Assigned task: Locate the line bearing "4693670 | 449.8 |" in the material below, then reproduce it and each following line up to and including the line bearing "4693259 | 449.6 |".
┄┄┄┄┄┄┄┄┄┄┄┄┄┄┄┄┄┄┄┄
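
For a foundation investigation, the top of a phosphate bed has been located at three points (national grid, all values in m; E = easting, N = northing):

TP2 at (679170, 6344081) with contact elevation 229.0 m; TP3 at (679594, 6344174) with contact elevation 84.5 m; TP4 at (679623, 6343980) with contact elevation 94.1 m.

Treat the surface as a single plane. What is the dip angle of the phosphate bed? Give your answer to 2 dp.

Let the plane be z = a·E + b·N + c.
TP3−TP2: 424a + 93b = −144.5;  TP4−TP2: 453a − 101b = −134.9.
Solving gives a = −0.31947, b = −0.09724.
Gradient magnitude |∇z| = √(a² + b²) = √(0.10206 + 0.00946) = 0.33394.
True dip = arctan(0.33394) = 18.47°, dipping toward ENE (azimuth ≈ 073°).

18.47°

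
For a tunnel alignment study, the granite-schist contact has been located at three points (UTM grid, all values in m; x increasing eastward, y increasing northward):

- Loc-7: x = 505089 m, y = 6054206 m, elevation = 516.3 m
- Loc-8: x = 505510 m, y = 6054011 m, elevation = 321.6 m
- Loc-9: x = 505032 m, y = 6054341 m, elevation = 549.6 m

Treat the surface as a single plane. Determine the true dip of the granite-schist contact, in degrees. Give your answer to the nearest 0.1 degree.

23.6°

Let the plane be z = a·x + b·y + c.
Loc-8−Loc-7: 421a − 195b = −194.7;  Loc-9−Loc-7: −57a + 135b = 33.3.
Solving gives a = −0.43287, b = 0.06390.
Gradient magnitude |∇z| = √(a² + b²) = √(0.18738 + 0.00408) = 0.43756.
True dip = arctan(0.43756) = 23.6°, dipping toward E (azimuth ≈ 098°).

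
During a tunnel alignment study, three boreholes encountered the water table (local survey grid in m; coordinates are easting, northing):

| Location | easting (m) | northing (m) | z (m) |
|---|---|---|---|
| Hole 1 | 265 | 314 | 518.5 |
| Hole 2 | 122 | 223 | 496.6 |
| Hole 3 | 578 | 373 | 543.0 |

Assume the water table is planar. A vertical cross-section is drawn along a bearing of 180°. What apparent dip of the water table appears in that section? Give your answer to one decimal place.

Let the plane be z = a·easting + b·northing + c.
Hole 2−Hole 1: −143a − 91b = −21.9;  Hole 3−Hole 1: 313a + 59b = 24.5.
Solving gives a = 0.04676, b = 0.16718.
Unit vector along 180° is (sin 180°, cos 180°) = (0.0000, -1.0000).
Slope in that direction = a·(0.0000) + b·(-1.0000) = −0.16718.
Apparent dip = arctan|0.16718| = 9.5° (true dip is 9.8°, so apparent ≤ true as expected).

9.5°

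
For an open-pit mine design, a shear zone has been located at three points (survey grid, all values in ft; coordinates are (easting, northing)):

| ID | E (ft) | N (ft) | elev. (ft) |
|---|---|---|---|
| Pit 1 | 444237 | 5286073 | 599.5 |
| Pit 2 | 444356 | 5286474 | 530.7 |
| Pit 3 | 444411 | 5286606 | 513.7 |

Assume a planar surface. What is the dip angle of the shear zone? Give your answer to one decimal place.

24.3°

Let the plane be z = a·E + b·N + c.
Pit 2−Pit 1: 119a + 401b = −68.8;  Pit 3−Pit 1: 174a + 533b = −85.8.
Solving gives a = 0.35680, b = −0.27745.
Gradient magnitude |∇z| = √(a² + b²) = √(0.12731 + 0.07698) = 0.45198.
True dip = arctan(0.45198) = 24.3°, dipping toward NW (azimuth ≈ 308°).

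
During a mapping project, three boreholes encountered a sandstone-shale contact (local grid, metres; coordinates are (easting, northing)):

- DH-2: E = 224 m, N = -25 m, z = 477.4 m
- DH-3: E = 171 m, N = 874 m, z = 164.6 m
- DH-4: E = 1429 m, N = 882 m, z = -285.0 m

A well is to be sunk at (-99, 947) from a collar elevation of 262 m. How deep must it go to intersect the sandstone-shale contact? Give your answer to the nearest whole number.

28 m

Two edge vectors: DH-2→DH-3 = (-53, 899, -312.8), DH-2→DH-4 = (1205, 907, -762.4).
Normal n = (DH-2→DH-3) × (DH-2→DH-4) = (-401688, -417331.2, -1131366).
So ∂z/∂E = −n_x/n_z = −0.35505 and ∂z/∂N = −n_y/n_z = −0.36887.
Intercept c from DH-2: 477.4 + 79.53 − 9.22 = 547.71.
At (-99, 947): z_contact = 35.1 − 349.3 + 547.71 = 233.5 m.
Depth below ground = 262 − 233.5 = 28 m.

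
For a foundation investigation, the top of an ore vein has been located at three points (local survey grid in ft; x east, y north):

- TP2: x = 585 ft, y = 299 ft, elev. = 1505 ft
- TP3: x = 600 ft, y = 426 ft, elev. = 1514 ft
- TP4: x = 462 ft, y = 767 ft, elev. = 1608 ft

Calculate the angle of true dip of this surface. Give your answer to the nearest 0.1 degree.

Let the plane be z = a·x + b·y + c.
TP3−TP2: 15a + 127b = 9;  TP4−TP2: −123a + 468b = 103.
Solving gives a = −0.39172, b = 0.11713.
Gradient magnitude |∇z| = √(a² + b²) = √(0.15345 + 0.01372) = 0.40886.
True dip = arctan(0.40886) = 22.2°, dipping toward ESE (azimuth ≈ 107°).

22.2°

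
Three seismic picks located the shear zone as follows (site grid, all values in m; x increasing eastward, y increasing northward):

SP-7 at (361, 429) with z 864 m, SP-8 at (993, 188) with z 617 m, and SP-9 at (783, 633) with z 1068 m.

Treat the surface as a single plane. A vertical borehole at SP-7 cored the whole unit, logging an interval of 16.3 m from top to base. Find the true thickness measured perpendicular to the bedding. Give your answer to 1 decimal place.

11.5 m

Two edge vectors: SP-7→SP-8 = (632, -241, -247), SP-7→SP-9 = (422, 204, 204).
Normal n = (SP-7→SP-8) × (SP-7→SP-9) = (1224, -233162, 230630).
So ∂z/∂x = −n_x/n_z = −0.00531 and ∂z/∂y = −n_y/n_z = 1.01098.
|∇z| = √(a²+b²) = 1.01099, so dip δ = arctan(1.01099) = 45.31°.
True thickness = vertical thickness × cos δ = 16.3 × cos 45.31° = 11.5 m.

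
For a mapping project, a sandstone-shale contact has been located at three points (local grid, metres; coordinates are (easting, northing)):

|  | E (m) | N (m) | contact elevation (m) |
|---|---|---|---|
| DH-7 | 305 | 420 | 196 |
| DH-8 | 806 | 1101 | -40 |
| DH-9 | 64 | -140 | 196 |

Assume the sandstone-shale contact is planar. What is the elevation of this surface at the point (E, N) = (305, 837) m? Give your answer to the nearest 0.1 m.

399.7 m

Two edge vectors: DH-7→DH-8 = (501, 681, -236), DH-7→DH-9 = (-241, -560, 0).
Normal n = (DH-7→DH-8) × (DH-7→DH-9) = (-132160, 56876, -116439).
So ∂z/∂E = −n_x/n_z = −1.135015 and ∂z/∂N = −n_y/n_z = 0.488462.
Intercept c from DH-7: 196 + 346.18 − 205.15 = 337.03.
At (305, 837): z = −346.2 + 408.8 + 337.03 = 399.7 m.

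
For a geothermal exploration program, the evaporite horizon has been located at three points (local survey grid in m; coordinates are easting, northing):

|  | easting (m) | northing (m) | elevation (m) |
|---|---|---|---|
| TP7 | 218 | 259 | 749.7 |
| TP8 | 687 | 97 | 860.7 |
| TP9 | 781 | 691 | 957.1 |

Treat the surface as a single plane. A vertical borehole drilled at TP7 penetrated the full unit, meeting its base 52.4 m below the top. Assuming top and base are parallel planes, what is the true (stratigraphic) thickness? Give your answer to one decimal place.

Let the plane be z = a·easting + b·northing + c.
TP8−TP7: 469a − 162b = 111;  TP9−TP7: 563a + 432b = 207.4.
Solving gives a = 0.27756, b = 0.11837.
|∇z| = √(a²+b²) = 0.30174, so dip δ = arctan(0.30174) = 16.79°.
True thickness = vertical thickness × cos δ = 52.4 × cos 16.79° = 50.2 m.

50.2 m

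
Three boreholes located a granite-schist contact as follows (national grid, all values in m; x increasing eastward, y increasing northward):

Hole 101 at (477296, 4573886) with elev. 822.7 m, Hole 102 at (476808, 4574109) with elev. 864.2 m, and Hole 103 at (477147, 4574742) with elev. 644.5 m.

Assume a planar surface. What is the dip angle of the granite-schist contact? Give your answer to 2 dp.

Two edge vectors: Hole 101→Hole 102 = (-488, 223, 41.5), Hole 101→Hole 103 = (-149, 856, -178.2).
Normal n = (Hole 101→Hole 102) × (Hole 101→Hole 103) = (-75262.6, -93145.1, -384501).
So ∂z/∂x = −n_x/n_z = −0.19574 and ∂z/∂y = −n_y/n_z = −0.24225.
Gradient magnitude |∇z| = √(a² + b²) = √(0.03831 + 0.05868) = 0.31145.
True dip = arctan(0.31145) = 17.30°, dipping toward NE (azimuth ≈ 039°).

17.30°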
┄┄┄┄┄┄┄┄┄┄┄┄┄┄┄┄┄┄┄┄
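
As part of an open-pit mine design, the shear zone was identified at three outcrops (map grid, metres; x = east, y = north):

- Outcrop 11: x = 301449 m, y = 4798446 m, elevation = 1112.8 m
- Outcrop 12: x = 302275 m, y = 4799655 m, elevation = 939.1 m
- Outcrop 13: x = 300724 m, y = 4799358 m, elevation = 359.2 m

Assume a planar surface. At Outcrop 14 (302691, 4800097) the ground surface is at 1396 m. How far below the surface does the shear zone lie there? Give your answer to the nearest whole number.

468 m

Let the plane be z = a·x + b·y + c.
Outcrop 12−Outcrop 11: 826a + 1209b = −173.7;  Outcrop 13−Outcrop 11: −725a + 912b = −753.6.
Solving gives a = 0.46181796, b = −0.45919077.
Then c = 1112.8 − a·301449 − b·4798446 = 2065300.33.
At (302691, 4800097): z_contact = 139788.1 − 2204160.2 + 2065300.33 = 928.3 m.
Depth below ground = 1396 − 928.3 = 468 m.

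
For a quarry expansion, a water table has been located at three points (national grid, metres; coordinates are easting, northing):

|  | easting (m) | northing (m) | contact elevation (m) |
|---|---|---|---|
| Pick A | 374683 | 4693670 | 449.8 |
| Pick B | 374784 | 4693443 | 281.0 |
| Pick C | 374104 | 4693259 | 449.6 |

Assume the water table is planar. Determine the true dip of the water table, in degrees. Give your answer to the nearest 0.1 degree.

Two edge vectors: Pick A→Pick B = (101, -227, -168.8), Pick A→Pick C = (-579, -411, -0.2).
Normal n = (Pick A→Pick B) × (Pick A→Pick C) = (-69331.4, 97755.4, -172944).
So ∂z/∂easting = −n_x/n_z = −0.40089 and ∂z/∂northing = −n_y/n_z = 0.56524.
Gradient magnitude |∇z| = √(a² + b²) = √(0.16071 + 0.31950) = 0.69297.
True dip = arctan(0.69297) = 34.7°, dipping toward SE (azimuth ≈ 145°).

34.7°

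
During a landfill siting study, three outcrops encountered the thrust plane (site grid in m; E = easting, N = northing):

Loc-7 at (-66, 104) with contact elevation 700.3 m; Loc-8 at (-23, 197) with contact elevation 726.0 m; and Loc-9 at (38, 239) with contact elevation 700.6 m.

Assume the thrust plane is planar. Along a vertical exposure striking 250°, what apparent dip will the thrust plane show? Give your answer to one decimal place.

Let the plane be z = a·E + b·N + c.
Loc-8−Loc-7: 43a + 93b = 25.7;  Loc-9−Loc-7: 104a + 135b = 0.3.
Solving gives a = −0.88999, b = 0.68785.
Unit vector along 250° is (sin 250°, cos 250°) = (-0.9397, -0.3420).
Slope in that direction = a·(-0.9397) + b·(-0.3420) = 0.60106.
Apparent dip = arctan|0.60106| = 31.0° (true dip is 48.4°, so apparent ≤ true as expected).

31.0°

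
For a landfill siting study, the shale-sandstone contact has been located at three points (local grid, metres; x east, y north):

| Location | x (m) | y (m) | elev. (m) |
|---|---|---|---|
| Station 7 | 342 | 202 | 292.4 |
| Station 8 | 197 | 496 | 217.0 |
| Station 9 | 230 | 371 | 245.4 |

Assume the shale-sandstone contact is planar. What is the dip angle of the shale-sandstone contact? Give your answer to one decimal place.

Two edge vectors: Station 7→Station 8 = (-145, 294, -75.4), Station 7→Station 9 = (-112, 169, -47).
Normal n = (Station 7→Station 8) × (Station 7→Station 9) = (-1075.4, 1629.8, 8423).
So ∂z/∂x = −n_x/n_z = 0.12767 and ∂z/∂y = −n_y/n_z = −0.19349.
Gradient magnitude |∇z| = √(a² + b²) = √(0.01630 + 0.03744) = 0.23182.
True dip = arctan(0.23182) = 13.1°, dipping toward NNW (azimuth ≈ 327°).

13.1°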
┄┄┄┄┄┄┄┄┄┄┄┄┄┄┄┄┄┄┄┄
Result:
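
| Pick A | 374683 | 4693670 | 449.8 |
| Pick B | 374784 | 4693443 | 281.0 |
| Pick C | 374104 | 4693259 | 449.6 |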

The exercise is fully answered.